> _Given data_
────────────────────

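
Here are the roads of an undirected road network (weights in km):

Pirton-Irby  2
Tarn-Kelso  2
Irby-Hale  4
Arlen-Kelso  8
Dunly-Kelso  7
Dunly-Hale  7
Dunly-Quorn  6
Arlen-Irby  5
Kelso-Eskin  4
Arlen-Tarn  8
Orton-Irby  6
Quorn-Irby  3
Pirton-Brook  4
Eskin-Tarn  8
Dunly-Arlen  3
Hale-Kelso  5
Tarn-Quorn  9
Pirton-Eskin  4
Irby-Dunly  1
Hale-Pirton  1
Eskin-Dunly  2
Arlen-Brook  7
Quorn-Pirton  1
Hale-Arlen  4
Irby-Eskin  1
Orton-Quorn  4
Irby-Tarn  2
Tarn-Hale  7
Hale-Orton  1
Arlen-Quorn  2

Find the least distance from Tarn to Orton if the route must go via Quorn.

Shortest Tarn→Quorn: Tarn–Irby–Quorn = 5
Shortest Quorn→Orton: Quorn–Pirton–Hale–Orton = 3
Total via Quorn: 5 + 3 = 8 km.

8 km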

────────────────────

> _What to work on_
Would you please copy every line of the data exactly?

> _Task solution_
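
Here are the roads of an undirected road network (weights in km):

Pirton-Irby  2
Tarn-Kelso  2
Irby-Hale  4
Arlen-Kelso  8
Dunly-Kelso  7
Dunly-Hale  7
Dunly-Quorn  6
Arlen-Irby  5
Kelso-Eskin  4
Arlen-Tarn  8
Orton-Irby  6
Quorn-Irby  3
Pirton-Brook  4
Eskin-Tarn  8
Dunly-Arlen  3
Hale-Kelso  5
Tarn-Quorn  9
Pirton-Eskin  4
Irby-Dunly  1
Hale-Pirton  1
Eskin-Dunly  2
Arlen-Brook  7
Quorn-Pirton  1
Hale-Arlen  4
Irby-Eskin  1
Orton-Quorn  4
Irby-Tarn  2
Tarn-Hale  7
Hale-Orton  1
Arlen-Quorn  2

Find the least distance from Tarn to Orton if the route must go via Quorn.

Shortest Tarn→Quorn: Tarn–Irby–Quorn = 5
Shortest Quorn→Orton: Quorn–Pirton–Hale–Orton = 3
Total via Quorn: 5 + 3 = 8 km.

8 km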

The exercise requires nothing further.